** Opening Provided records block **

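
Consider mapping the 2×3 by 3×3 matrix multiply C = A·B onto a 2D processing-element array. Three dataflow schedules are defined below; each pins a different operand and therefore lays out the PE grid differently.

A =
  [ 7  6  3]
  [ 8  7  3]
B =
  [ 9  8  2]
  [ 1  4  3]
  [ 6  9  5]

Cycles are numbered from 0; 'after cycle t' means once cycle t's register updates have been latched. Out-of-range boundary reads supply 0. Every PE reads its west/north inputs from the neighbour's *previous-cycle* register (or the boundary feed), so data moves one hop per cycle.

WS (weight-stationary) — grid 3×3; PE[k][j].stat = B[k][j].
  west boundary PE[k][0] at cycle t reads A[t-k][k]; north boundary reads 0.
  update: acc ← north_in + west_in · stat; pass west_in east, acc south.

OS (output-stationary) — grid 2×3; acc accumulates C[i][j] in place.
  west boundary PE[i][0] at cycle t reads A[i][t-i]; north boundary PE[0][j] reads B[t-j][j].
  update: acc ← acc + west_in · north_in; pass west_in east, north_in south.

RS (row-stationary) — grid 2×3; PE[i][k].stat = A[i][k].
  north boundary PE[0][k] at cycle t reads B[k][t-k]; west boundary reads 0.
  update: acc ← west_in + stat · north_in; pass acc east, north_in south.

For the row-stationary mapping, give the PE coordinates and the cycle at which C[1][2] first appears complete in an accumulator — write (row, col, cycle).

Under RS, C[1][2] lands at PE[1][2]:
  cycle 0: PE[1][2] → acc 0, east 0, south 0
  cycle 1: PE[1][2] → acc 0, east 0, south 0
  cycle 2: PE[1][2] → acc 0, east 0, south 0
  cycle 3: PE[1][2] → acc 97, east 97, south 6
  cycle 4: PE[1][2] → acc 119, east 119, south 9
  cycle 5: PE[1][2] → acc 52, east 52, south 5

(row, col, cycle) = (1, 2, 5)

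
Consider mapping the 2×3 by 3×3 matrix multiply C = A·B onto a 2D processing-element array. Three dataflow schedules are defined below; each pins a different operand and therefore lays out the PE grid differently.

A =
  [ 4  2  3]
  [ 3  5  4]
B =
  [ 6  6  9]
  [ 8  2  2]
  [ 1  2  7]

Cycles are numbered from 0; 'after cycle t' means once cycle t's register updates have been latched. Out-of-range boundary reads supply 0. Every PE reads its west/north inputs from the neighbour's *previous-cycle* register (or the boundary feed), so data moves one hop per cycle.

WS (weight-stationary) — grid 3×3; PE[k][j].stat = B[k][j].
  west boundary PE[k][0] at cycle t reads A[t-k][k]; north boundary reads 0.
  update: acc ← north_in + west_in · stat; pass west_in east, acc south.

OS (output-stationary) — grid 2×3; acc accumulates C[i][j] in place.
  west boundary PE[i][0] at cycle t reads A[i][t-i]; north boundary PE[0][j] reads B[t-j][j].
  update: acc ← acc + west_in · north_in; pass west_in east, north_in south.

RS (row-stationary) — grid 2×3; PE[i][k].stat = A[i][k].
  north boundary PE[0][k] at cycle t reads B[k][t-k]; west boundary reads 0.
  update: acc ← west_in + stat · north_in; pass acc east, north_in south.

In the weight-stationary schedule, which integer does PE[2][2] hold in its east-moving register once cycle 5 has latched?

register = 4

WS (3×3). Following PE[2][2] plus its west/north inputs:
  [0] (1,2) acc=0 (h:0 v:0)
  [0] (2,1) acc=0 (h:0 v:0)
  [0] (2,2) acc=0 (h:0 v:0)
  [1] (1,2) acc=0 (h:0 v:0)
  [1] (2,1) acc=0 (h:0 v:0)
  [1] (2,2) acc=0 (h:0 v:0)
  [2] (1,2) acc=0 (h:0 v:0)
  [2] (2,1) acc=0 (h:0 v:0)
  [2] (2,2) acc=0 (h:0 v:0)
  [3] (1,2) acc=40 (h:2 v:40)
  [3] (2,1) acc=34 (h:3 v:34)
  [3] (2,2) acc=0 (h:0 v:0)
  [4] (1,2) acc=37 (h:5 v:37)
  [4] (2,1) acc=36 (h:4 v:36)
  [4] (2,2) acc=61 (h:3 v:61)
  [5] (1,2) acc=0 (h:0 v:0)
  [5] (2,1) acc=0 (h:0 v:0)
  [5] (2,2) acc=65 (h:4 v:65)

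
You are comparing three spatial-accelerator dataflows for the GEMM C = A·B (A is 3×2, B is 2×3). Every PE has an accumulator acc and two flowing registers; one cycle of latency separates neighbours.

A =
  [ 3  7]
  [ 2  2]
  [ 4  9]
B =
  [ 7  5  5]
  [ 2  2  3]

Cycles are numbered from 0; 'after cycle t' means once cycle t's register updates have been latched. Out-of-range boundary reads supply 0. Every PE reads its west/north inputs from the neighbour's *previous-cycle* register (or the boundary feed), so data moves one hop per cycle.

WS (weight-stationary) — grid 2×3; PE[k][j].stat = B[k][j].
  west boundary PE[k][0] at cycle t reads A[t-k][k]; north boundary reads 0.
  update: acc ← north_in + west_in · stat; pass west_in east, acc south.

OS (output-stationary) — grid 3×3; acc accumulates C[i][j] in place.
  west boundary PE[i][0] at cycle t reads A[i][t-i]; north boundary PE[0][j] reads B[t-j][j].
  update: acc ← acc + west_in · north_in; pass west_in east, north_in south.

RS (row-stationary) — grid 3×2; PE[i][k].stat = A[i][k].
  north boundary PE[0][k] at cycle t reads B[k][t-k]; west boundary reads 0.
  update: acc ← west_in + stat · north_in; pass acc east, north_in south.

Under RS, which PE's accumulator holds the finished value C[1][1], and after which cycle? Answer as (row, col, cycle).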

** Closing Provided records block **
** Opening Provided records block **

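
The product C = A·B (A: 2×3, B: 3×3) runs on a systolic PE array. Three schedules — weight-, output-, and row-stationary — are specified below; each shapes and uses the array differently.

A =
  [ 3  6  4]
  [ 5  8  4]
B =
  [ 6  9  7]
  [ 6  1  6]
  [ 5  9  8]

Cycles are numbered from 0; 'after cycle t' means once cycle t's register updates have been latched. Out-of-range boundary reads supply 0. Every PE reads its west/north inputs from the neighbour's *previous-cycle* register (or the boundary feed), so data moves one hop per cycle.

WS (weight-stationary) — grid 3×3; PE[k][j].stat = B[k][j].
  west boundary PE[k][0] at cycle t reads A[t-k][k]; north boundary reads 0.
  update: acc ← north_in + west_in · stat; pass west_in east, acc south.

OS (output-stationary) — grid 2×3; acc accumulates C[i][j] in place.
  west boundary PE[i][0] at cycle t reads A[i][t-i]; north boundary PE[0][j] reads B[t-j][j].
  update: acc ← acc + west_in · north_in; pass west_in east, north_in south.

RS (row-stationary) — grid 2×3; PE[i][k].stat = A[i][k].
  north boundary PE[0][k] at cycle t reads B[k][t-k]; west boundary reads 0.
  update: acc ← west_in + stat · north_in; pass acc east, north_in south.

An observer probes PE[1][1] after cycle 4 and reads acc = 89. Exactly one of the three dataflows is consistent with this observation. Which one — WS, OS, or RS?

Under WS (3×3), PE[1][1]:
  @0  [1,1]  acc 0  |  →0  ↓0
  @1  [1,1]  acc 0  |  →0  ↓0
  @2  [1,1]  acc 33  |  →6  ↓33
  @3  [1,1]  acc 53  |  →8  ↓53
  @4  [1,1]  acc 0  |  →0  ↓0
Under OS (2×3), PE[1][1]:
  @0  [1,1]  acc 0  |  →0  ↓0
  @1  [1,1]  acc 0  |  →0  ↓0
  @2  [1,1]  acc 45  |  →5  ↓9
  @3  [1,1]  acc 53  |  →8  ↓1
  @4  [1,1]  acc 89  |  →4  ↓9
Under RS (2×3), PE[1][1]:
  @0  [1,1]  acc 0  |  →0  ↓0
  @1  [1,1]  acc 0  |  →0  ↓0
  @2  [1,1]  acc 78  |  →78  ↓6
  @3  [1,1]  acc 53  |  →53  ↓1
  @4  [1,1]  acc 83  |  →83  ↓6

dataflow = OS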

** Closing Provided records block **

■ Your assignment ■
The range runs from the line with "OS (output-stationary) — grid 3×3;" up to and including the line with "Under RS, which" in the listing above; please write out exactly those lines and nothing more.

■ The answer ■
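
OS (output-stationary) — grid 3×3; acc accumulates C[i][j] in place.
  west boundary PE[i][0] at cycle t reads A[i][t-i]; north boundary PE[0][j] reads B[t-j][j].
  update: acc ← acc + west_in · north_in; pass west_in east, north_in south.

RS (row-stationary) — grid 3×2; PE[i][k].stat = A[i][k].
  north boundary PE[0][k] at cycle t reads B[k][t-k]; west boundary reads 0.
  update: acc ← west_in + stat · north_in; pass acc east, north_in south.

Under RS, which PE's accumulator holds the finished value C[1][1], and after which cycle? Answer as (row, col, cycle).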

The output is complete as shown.